*Task details*
Below are the records. Retype exactly the lines between the lines holding "During volume-controlled ventilation of a patient with ARDS" and "Oesophageal manometry in", inclusive.
=== Data for this task ===
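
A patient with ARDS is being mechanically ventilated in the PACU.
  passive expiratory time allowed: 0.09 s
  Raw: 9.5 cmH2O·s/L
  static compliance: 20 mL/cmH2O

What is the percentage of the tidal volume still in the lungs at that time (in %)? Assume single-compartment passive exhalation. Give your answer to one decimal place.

62.3

τ = R × C = 9.5 × 20 mL/cmH2O = 9.5 × 0.020 L/cmH2O = 0.19 s.
Passive exhalation: V(t)/V₀ = e^(−t/τ) = e^(−0.09/0.19) = 0.6227.
Fraction remaining = 0.6227 → 62.27%.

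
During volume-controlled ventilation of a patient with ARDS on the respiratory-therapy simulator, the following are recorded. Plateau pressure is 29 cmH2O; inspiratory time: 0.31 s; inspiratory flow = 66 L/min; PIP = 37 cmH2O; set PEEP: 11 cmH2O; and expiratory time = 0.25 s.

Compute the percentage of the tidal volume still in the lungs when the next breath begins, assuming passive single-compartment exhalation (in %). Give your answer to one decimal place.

16.3

Flow: 66 L/min ÷ 60 = 1.1 L/s.
Vt = flow × Ti = 1.1 L/s × 0.31 s × 1000 mL/L = 341.0 mL.
R = (PIP − Pplat)/V̇ = (37 − 29) / 1.1 = 8.0/1.1 = 7.273 cmH2O·s/L.
C = Vt/(Pplat − PEEP) = 341.0 / (29 − 11) = 341.0/18.0 = 18.944 mL/cmH2O.
τ = R × C = 7.273 × 0.01894 L/cmH2O = 0.1378 s.
Fraction remaining at end-expiration = e^(−Te/τ) = e^(−0.25/0.1378) = 0.163 → 16.3%.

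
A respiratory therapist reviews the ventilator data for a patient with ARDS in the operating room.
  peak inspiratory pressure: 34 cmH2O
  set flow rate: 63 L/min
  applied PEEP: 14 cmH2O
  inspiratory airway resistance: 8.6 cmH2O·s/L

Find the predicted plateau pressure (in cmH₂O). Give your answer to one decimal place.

25.0

Flow: 63 L/min ÷ 60 = 1.05 L/s.
Pplat = PIP − Raw × flow = 34 − 8.6 × 1.05 = 34 − 9.03 = 24.97 cmH2O.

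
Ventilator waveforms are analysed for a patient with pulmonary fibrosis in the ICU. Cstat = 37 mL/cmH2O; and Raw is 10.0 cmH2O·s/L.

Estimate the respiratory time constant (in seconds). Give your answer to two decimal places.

0.37

τ = R × C = 10.0 × 37 mL/cmH2O = 10.0 × 0.037 L/cmH2O = 0.37 s.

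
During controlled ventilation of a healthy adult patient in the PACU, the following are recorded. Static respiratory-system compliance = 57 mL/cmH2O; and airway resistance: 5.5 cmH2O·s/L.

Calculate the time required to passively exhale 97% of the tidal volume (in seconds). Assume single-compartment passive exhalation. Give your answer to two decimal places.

1.10

τ = R × C = 5.5 × 57 mL/cmH2O = 5.5 × 0.057 L/cmH2O = 0.3135 s.
Exhaled fraction f = 1 − e^(−t/τ) → t = −τ·ln(1 − f) = −0.3135·ln(0.03) = 1.099 s.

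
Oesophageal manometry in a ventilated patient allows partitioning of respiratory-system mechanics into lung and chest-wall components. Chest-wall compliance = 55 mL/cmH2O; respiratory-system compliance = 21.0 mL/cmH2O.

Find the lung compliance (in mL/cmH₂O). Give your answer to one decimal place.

1/CL = 1/Crs − 1/Ccw.
1/CL = 1/21.0 − 1/55 = 0.02944.
CL = 33.967 mL/cmH2O.

34.0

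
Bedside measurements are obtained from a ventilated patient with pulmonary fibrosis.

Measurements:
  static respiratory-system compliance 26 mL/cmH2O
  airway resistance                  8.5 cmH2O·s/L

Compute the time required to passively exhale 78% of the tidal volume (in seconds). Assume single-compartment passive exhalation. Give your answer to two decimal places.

0.33

τ = R × C = 8.5 × 26 mL/cmH2O = 8.5 × 0.026 L/cmH2O = 0.221 s.
Exhaled fraction f = 1 − e^(−t/τ) → t = −τ·ln(1 − f) = −0.221·ln(0.22) = 0.3346 s.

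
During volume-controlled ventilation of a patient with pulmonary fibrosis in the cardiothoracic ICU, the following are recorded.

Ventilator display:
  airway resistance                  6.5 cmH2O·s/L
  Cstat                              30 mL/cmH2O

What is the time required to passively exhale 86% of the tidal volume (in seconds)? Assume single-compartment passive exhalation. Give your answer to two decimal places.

0.38

τ = R × C = 6.5 × 30 mL/cmH2O = 6.5 × 0.030 L/cmH2O = 0.195 s.
Exhaled fraction f = 1 − e^(−t/τ) → t = −τ·ln(1 − f) = −0.195·ln(0.14) = 0.3834 s.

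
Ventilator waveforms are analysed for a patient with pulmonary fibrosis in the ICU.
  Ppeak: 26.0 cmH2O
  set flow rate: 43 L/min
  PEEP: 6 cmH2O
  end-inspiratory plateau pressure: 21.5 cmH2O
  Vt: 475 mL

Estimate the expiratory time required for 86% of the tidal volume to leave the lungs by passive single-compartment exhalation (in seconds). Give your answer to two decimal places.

0.38

Flow: 43 L/min ÷ 60 = 0.7167 L/s.
R = (PIP − Pplat)/V̇ = (26.0 − 21.5) / 0.7167 = 4.5/0.7167 = 6.279 cmH2O·s/L.
C = Vt/(Pplat − PEEP) = 475.0 / (21.5 − 6) = 475.0/15.5 = 30.645 mL/cmH2O.
τ = R × C = 6.279 × 0.03065 L/cmH2O = 0.1925 s.
t = −τ·ln(1 − 0.86) = −0.1925·ln(0.14) = 0.3785 s.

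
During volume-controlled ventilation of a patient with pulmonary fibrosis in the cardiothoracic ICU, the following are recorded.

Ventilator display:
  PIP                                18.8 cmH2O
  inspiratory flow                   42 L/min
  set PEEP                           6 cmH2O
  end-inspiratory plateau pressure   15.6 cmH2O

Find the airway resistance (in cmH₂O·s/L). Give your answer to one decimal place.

4.6

Flow: 42 L/min ÷ 60 = 0.7 L/s.
Raw = (PIP − Pplat) / flow = (18.8 − 15.6) / 0.7 = 3.2 / 0.7 = 4.571 cmH2O·s/L.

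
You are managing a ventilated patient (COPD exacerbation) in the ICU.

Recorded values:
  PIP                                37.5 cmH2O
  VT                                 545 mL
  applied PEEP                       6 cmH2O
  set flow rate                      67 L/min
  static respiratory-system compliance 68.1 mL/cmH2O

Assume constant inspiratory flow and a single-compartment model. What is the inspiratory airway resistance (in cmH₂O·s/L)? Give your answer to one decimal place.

Flow: 67 L/min ÷ 60 = 1.1167 L/s.
Equation of motion (constant flow): PIP = Vt/C + R·V̇ + PEEP.
R·V̇ = PIP − Vt/C − PEEP = 37.5 − 545/68.1 − 6 = 37.5 − 8.003 − 6 = 23.497 cmH2O.
R = 23.497 / 1.1167 = 21.041 cmH2O·s/L.

21.0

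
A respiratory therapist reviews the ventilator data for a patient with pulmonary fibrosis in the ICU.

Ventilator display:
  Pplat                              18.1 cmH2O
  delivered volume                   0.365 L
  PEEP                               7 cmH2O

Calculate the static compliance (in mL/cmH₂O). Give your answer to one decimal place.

Cstat = Vt / (Pplat − PEEP) = 365 / (18.1 − 7) = 365 / 11.1 = 32.883 mL/cmH2O.

32.9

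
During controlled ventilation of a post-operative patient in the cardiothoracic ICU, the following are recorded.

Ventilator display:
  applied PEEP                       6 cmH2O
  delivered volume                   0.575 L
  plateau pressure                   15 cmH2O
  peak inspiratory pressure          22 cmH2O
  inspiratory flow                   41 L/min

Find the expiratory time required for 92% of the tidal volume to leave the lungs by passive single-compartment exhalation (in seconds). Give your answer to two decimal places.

1.65

Flow: 41 L/min ÷ 60 = 0.6833 L/s.
R = (PIP − Pplat)/V̇ = (22 − 15) / 0.6833 = 7.0/0.6833 = 10.244 cmH2O·s/L.
C = Vt/(Pplat − PEEP) = 575.0 / (15 − 6) = 575.0/9.0 = 63.889 mL/cmH2O.
τ = R × C = 10.244 × 0.06389 L/cmH2O = 0.6545 s.
t = −τ·ln(1 − 0.92) = −0.6545·ln(0.08) = 1.653 s.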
===
*Reply to the task*
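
During volume-controlled ventilation of a patient with ARDS on the respiratory-therapy simulator, the following are recorded. Plateau pressure is 29 cmH2O; inspiratory time: 0.31 s; inspiratory flow = 66 L/min; PIP = 37 cmH2O; set PEEP: 11 cmH2O; and expiratory time = 0.25 s.

Compute the percentage of the tidal volume still in the lungs when the next breath begins, assuming passive single-compartment exhalation (in %). Give your answer to one decimal place.

16.3

Flow: 66 L/min ÷ 60 = 1.1 L/s.
Vt = flow × Ti = 1.1 L/s × 0.31 s × 1000 mL/L = 341.0 mL.
R = (PIP − Pplat)/V̇ = (37 − 29) / 1.1 = 8.0/1.1 = 7.273 cmH2O·s/L.
C = Vt/(Pplat − PEEP) = 341.0 / (29 − 11) = 341.0/18.0 = 18.944 mL/cmH2O.
τ = R × C = 7.273 × 0.01894 L/cmH2O = 0.1378 s.
Fraction remaining at end-expiration = e^(−Te/τ) = e^(−0.25/0.1378) = 0.163 → 16.3%.

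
A respiratory therapist reviews the ventilator data for a patient with ARDS in the operating room.
  peak inspiratory pressure: 34 cmH2O
  set flow rate: 63 L/min
  applied PEEP: 14 cmH2O
  inspiratory airway resistance: 8.6 cmH2O·s/L

Find the predicted plateau pressure (in cmH₂O). Give your answer to one decimal place.

25.0

Flow: 63 L/min ÷ 60 = 1.05 L/s.
Pplat = PIP − Raw × flow = 34 − 8.6 × 1.05 = 34 − 9.03 = 24.97 cmH2O.

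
Ventilator waveforms are analysed for a patient with pulmonary fibrosis in the ICU. Cstat = 37 mL/cmH2O; and Raw is 10.0 cmH2O·s/L.

Estimate the respiratory time constant (in seconds). Give your answer to two decimal places.

0.37

τ = R × C = 10.0 × 37 mL/cmH2O = 10.0 × 0.037 L/cmH2O = 0.37 s.

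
During controlled ventilation of a healthy adult patient in the PACU, the following are recorded. Static respiratory-system compliance = 57 mL/cmH2O; and airway resistance: 5.5 cmH2O·s/L.

Calculate the time required to passively exhale 97% of the tidal volume (in seconds). Assume single-compartment passive exhalation. Give your answer to two decimal places.

1.10

τ = R × C = 5.5 × 57 mL/cmH2O = 5.5 × 0.057 L/cmH2O = 0.3135 s.
Exhaled fraction f = 1 − e^(−t/τ) → t = −τ·ln(1 − f) = −0.3135·ln(0.03) = 1.099 s.

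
Oesophageal manometry in a ventilated patient allows partitioning of respiratory-system mechanics into lung and chest-wall components. Chest-wall compliance = 55 mL/cmH2O; respiratory-system compliance = 21.0 mL/cmH2O.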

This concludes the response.